** HOW TO COMPLETE THIS TASK **
Return the entire listing exactly, leaving nothing out.

** LISTED RECORDS **

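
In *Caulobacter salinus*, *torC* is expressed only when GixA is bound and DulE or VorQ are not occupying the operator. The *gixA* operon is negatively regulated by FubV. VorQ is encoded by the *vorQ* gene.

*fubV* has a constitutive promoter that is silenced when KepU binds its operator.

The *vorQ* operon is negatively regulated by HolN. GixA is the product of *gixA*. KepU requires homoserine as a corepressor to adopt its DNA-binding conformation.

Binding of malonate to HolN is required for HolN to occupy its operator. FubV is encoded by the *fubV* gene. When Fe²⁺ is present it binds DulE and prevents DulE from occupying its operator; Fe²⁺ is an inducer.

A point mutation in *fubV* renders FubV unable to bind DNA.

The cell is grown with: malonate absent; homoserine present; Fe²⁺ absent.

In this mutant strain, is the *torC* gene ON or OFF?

FubV is non-functional in this strain, so it has no effect.
With no repressor bound, *gixA* is transcribed.
So GixA is produced and active.
Fe²⁺ is absent, so DulE is active.
Malonate is absent, so HolN is inactive.
With no repressor bound, *vorQ* is transcribed.
So VorQ is produced and active.
With repressor DulE bound, *torC* is not transcribed.

OFF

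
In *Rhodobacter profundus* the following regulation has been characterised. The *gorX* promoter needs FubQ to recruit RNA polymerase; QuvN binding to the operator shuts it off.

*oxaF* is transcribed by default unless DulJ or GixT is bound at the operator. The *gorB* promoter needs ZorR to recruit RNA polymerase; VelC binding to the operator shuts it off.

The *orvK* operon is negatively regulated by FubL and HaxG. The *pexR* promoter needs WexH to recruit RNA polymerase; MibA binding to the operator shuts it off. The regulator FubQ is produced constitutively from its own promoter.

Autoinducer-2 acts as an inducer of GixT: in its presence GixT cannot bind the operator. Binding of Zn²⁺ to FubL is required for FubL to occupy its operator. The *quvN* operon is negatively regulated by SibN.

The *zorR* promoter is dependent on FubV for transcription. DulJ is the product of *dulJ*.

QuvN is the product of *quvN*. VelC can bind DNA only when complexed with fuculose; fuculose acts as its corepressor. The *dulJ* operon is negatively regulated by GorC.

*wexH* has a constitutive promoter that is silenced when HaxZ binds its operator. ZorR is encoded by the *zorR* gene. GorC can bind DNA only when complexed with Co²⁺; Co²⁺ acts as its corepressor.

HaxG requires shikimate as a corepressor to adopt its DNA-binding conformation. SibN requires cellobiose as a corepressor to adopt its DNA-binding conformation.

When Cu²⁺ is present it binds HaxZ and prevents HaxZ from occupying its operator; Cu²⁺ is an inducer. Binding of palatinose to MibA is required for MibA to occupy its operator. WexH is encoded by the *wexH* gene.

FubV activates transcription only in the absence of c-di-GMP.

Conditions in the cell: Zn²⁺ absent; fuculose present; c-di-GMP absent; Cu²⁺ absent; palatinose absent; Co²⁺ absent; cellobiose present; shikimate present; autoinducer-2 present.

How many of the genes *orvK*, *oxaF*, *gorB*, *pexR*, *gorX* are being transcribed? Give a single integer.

1

Zn²⁺ is absent, so FubL is inactive.
Shikimate is present, so HaxG is active.
With repressor HaxG bound, *orvK* is not transcribed.
→ *orvK* is OFF.
Co²⁺ is absent, so GorC is inactive.
With no repressor bound, *dulJ* is transcribed.
So DulJ is produced and active.
Autoinducer-2 is present, so GixT is inactive.
With repressor DulJ bound, *oxaF* is not transcribed.
→ *oxaF* is OFF.
c-di-GMP is absent, so FubV is active.
No repressor is bound and FubV is active, so *zorR* is transcribed.
So ZorR is produced and active.
Fuculose is present, so VelC is active.
With repressor VelC bound, *gorB* is not transcribed.
→ *gorB* is OFF.
Cu²⁺ is absent, so HaxZ is active.
With repressor HaxZ bound, *wexH* is not transcribed.
So WexH is not produced.
Palatinose is absent, so MibA is inactive.
Required activator WexH is absent, so *pexR* is not transcribed.
→ *pexR* is OFF.
Cellobiose is present, so SibN is active.
With repressor SibN bound, *quvN* is not transcribed.
So QuvN is not produced.
FubQ is produced constitutively and is active.
No repressor is bound and FubQ is active, so *gorX* is transcribed.
→ *gorX* is ON.
1 of the 5 genes is transcribed.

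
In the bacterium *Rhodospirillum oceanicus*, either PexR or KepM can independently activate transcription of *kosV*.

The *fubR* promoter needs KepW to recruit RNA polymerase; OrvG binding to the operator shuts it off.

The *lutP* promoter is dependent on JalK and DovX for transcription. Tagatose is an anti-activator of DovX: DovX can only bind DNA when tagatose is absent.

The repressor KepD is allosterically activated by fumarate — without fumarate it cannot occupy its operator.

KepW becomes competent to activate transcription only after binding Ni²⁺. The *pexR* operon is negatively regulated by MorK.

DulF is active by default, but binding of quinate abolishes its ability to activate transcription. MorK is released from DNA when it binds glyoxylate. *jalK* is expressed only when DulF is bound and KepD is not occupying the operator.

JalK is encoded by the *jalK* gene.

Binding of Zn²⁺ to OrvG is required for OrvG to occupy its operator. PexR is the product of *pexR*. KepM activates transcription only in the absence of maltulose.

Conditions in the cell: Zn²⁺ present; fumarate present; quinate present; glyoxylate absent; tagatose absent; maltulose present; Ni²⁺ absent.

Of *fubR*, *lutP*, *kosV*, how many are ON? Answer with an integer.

Ni²⁺ is absent, so KepW is inactive.
Zn²⁺ is present, so OrvG is active.
With repressor OrvG bound, *fubR* is not transcribed.
→ *fubR* is OFF.
Fumarate is present, so KepD is active.
Quinate is present, so DulF is inactive.
With repressor KepD bound, *jalK* is not transcribed.
So JalK is not produced.
Tagatose is absent, so DovX is active.
Required activator JalK is absent, so *lutP* is not transcribed.
→ *lutP* is OFF.
Glyoxylate is absent, so MorK is active.
With repressor MorK bound, *pexR* is not transcribed.
So PexR is not produced.
Maltulose is present, so KepM is inactive.
No activator is available at the *kosV* promoter, so *kosV* is not transcribed.
→ *kosV* is OFF.
0 of the 3 genes are transcribed.

0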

** EXERCISE OUTPUT **
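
In *Caulobacter salinus*, *torC* is expressed only when GixA is bound and DulE or VorQ are not occupying the operator. The *gixA* operon is negatively regulated by FubV. VorQ is encoded by the *vorQ* gene.

*fubV* has a constitutive promoter that is silenced when KepU binds its operator.

The *vorQ* operon is negatively regulated by HolN. GixA is the product of *gixA*. KepU requires homoserine as a corepressor to adopt its DNA-binding conformation.

Binding of malonate to HolN is required for HolN to occupy its operator. FubV is encoded by the *fubV* gene. When Fe²⁺ is present it binds DulE and prevents DulE from occupying its operator; Fe²⁺ is an inducer.

A point mutation in *fubV* renders FubV unable to bind DNA.

The cell is grown with: malonate absent; homoserine present; Fe²⁺ absent.

In this mutant strain, is the *torC* gene ON or OFF?

FubV is non-functional in this strain, so it has no effect.
With no repressor bound, *gixA* is transcribed.
So GixA is produced and active.
Fe²⁺ is absent, so DulE is active.
Malonate is absent, so HolN is inactive.
With no repressor bound, *vorQ* is transcribed.
So VorQ is produced and active.
With repressor DulE bound, *torC* is not transcribed.

OFF

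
In *Rhodobacter profundus* the following regulation has been characterised. The *gorX* promoter needs FubQ to recruit RNA polymerase; QuvN binding to the operator shuts it off.

*oxaF* is transcribed by default unless DulJ or GixT is bound at the operator. The *gorB* promoter needs ZorR to recruit RNA polymerase; VelC binding to the operator shuts it off.

The *orvK* operon is negatively regulated by FubL and HaxG. The *pexR* promoter needs WexH to recruit RNA polymerase; MibA binding to the operator shuts it off. The regulator FubQ is produced constitutively from its own promoter.

Autoinducer-2 acts as an inducer of GixT: in its presence GixT cannot bind the operator. Binding of Zn²⁺ to FubL is required for FubL to occupy its operator. The *quvN* operon is negatively regulated by SibN.

The *zorR* promoter is dependent on FubV for transcription. DulJ is the product of *dulJ*.

QuvN is the product of *quvN*. VelC can bind DNA only when complexed with fuculose; fuculose acts as its corepressor. The *dulJ* operon is negatively regulated by GorC.

*wexH* has a constitutive promoter that is silenced when HaxZ binds its operator. ZorR is encoded by the *zorR* gene. GorC can bind DNA only when complexed with Co²⁺; Co²⁺ acts as its corepressor.

HaxG requires shikimate as a corepressor to adopt its DNA-binding conformation. SibN requires cellobiose as a corepressor to adopt its DNA-binding conformation.

When Cu²⁺ is present it binds HaxZ and prevents HaxZ from occupying its operator; Cu²⁺ is an inducer. Binding of palatinose to MibA is required for MibA to occupy its operator. WexH is encoded by the *wexH* gene.

FubV activates transcription only in the absence of c-di-GMP.

Conditions in the cell: Zn²⁺ absent; fuculose present; c-di-GMP absent; Cu²⁺ absent; palatinose absent; Co²⁺ absent; cellobiose present; shikimate present; autoinducer-2 present.

How many of the genes *orvK*, *oxaF*, *gorB*, *pexR*, *gorX* are being transcribed? Give a single integer.

1

Zn²⁺ is absent, so FubL is inactive.
Shikimate is present, so HaxG is active.
With repressor HaxG bound, *orvK* is not transcribed.
→ *orvK* is OFF.
Co²⁺ is absent, so GorC is inactive.
With no repressor bound, *dulJ* is transcribed.
So DulJ is produced and active.
Autoinducer-2 is present, so GixT is inactive.
With repressor DulJ bound, *oxaF* is not transcribed.
→ *oxaF* is OFF.
c-di-GMP is absent, so FubV is active.
No repressor is bound and FubV is active, so *zorR* is transcribed.
So ZorR is produced and active.
Fuculose is present, so VelC is active.
With repressor VelC bound, *gorB* is not transcribed.
→ *gorB* is OFF.
Cu²⁺ is absent, so HaxZ is active.
With repressor HaxZ bound, *wexH* is not transcribed.
So WexH is not produced.
Palatinose is absent, so MibA is inactive.
Required activator WexH is absent, so *pexR* is not transcribed.
→ *pexR* is OFF.
Cellobiose is present, so SibN is active.
With repressor SibN bound, *quvN* is not transcribed.
So QuvN is not produced.
FubQ is produced constitutively and is active.
No repressor is bound and FubQ is active, so *gorX* is transcribed.
→ *gorX* is ON.
1 of the 5 genes is transcribed.

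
In the bacterium *Rhodospirillum oceanicus*, either PexR or KepM can independently activate transcription of *kosV*.

The *fubR* promoter needs KepW to recruit RNA polymerase; OrvG binding to the operator shuts it off.

The *lutP* promoter is dependent on JalK and DovX for transcription. Tagatose is an anti-activator of DovX: DovX can only bind DNA when tagatose is absent.

The repressor KepD is allosterically activated by fumarate — without fumarate it cannot occupy its operator.

KepW becomes competent to activate transcription only after binding Ni²⁺. The *pexR* operon is negatively regulated by MorK.

DulF is active by default, but binding of quinate abolishes its ability to activate transcription. MorK is released from DNA when it binds glyoxylate. *jalK* is expressed only when DulF is bound and KepD is not occupying the operator.

JalK is encoded by the *jalK* gene.

Binding of Zn²⁺ to OrvG is required for OrvG to occupy its operator. PexR is the product of *pexR*. KepM activates transcription only in the absence of maltulose.

Conditions in the cell: Zn²⁺ present; fumarate present; quinate present; glyoxylate absent; tagatose absent; maltulose present; Ni²⁺ absent.

Of *fubR*, *lutP*, *kosV*, how many are ON? Answer with an integer.

Ni²⁺ is absent, so KepW is inactive.
Zn²⁺ is present, so OrvG is active.
With repressor OrvG bound, *fubR* is not transcribed.
→ *fubR* is OFF.
Fumarate is present, so KepD is active.
Quinate is present, so DulF is inactive.
With repressor KepD bound, *jalK* is not transcribed.
So JalK is not produced.
Tagatose is absent, so DovX is active.
Required activator JalK is absent, so *lutP* is not transcribed.
→ *lutP* is OFF.
Glyoxylate is absent, so MorK is active.
With repressor MorK bound, *pexR* is not transcribed.
So PexR is not produced.
Maltulose is present, so KepM is inactive.
No activator is available at the *kosV* promoter, so *kosV* is not transcribed.
→ *kosV* is OFF.
0 of the 3 genes are transcribed.

0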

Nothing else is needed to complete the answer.